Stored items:
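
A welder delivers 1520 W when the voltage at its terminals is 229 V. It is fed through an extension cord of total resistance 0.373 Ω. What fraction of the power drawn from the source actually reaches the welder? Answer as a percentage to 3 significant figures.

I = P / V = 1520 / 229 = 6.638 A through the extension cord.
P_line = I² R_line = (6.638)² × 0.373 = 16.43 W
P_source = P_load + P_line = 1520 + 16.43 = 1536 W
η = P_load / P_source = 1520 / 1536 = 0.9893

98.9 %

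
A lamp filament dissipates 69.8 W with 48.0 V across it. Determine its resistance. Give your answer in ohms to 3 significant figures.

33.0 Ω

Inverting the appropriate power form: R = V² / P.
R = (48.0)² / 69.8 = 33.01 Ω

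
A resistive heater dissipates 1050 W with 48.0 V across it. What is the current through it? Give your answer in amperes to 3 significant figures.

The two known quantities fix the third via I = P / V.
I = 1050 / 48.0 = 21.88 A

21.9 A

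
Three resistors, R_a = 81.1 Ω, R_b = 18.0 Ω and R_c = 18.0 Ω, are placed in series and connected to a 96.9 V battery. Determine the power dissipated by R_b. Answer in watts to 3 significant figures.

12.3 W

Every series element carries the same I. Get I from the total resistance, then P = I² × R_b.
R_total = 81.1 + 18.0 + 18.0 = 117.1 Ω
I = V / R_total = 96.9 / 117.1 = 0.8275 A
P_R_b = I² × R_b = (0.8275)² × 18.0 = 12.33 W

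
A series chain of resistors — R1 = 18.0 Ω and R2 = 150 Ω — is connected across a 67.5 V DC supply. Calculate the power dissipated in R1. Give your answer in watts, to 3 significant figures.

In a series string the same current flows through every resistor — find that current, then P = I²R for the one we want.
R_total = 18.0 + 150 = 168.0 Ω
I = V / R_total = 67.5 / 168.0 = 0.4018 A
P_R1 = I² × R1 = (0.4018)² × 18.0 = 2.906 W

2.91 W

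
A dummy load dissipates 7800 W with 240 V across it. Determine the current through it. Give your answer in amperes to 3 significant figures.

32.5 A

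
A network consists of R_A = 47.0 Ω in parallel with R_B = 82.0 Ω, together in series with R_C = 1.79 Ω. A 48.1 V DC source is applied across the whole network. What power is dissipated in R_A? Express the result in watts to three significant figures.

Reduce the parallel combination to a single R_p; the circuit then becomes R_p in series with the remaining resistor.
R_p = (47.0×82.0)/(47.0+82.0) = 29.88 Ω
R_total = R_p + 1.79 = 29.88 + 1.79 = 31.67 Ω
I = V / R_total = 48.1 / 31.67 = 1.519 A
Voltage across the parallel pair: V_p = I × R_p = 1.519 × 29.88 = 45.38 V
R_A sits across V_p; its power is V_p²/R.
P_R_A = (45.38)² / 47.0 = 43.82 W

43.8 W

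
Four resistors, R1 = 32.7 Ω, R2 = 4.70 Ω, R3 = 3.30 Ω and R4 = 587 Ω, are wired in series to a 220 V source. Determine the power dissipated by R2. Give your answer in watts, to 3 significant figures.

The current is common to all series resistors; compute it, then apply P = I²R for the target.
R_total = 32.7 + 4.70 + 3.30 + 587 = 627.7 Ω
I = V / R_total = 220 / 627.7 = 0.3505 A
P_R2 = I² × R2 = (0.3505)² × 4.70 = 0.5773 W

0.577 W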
...
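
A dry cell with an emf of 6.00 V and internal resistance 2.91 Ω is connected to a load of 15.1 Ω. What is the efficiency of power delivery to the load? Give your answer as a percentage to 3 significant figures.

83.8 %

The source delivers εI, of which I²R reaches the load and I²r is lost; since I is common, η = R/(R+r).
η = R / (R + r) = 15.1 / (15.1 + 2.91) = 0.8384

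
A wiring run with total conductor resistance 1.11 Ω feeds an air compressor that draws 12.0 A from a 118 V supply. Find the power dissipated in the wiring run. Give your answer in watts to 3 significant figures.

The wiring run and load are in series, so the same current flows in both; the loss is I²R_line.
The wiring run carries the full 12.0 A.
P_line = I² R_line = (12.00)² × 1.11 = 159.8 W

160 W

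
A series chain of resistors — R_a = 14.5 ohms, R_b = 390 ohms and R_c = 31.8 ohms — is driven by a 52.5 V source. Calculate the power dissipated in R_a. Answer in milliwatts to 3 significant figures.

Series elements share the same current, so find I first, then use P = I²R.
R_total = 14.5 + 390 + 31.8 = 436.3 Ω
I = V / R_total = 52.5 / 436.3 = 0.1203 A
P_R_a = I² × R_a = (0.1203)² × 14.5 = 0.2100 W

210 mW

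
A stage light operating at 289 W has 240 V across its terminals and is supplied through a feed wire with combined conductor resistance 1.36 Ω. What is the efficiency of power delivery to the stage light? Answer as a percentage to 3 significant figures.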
--
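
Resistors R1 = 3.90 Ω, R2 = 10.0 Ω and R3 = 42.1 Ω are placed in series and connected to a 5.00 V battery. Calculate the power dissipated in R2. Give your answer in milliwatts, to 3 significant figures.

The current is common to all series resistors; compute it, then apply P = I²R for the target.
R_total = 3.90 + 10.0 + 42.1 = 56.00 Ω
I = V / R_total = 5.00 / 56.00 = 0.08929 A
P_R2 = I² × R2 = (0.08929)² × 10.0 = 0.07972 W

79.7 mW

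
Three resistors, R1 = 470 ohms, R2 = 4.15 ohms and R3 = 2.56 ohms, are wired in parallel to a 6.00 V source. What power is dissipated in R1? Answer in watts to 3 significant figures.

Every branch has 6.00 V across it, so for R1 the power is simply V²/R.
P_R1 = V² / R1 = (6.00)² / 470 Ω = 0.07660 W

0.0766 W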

ASSIGNMENT. Set down again, word for word, the stretch of records from the line with "A wiring run" to the line with "A stage light", both of those lines included.

YOUR RESPONSE.
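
A wiring run with total conductor resistance 1.11 Ω feeds an air compressor that draws 12.0 A from a 118 V supply. Find the power dissipated in the wiring run. Give your answer in watts to 3 significant figures.

The wiring run and load are in series, so the same current flows in both; the loss is I²R_line.
The wiring run carries the full 12.0 A.
P_line = I² R_line = (12.00)² × 1.11 = 159.8 W

160 W

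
A series chain of resistors — R_a = 14.5 ohms, R_b = 390 ohms and R_c = 31.8 ohms — is driven by a 52.5 V source. Calculate the power dissipated in R_a. Answer in milliwatts to 3 significant figures.

Series elements share the same current, so find I first, then use P = I²R.
R_total = 14.5 + 390 + 31.8 = 436.3 Ω
I = V / R_total = 52.5 / 436.3 = 0.1203 A
P_R_a = I² × R_a = (0.1203)² × 14.5 = 0.2100 W

210 mW

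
A stage light operating at 289 W has 240 V across its terminals and is supplied through a feed wire with combined conductor resistance 1.36 Ω. What is the efficiency of power delivery to the stage light? Answer as a percentage to 3 significant figures.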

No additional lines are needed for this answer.